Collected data
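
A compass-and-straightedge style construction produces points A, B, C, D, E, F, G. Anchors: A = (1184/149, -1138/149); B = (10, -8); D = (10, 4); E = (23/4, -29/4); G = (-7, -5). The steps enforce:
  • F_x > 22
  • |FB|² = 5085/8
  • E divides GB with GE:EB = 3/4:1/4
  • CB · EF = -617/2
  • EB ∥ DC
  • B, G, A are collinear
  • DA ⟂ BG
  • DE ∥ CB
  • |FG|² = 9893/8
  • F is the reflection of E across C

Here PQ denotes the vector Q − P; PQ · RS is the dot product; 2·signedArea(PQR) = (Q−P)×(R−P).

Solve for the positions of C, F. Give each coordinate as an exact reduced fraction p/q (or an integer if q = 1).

C = (57/4, 13/4)
F = (91/4, 55/4)

1. C_x = 57/4  [DE ∥ CB ∩ EB ∥ DC]
2. C_y = 13/4  [DE ∥ CB ∩ EB ∥ DC]
   → C = (57/4, 13/4)
3. F_x = 91/4  [F is the reflection of E across C]
4. F_y = 55/4  [F is the reflection of E across C]
   → F = (91/4, 55/4)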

WHAT YOU HAVE TO DO: From the records above, copy out the line with "EF = -617/2", the line with "Here PQ denotes", and every line between them, word for word.

WRITTEN ANSWER:
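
  • CB · EF = -617/2
  • EB ∥ DC
  • B, G, A are collinear
  • DA ⟂ BG
  • DE ∥ CB
  • |FG|² = 9893/8
  • F is the reflection of E across C

Here PQ denotes the vector Q − P; PQ · RS is the dot product; 2·signedArea(PQR) = (Q−P)×(R−P).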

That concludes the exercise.